## Work instructions
Exactly as written, reproduce the lines from the one that contains "For a solar-resource" through the end of the records.
(Dataset)
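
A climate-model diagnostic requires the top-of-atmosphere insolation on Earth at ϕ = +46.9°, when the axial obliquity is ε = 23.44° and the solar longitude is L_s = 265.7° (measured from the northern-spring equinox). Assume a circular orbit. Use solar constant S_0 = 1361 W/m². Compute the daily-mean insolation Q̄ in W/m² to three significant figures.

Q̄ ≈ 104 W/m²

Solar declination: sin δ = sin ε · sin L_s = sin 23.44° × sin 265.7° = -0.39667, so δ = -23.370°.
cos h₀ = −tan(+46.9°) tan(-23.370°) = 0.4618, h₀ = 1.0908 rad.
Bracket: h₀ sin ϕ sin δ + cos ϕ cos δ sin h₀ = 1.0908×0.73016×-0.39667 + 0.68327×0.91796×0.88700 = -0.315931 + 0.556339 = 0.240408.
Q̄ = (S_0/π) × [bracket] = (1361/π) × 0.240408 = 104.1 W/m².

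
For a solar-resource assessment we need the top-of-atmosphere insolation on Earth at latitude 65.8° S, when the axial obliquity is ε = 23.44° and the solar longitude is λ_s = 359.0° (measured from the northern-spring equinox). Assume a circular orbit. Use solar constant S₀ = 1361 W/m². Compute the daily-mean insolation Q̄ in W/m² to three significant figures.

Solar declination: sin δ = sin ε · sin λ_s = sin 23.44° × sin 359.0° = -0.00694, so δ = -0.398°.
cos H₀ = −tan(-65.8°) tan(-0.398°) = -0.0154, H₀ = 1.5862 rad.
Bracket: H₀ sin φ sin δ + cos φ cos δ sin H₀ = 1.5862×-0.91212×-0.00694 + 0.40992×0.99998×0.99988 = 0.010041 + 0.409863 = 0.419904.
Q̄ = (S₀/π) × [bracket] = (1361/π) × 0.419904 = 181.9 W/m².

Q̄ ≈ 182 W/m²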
(End Dataset)
## Exercise response
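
For a solar-resource assessment we need the top-of-atmosphere insolation on Earth at latitude 65.8° S, when the axial obliquity is ε = 23.44° and the solar longitude is λ_s = 359.0° (measured from the northern-spring equinox). Assume a circular orbit. Use solar constant S₀ = 1361 W/m². Compute the daily-mean insolation Q̄ in W/m² to three significant figures.

Solar declination: sin δ = sin ε · sin λ_s = sin 23.44° × sin 359.0° = -0.00694, so δ = -0.398°.
cos H₀ = −tan(-65.8°) tan(-0.398°) = -0.0154, H₀ = 1.5862 rad.
Bracket: H₀ sin φ sin δ + cos φ cos δ sin H₀ = 1.5862×-0.91212×-0.00694 + 0.40992×0.99998×0.99988 = 0.010041 + 0.409863 = 0.419904.
Q̄ = (S₀/π) × [bracket] = (1361/π) × 0.419904 = 181.9 W/m².

Q̄ ≈ 182 W/m²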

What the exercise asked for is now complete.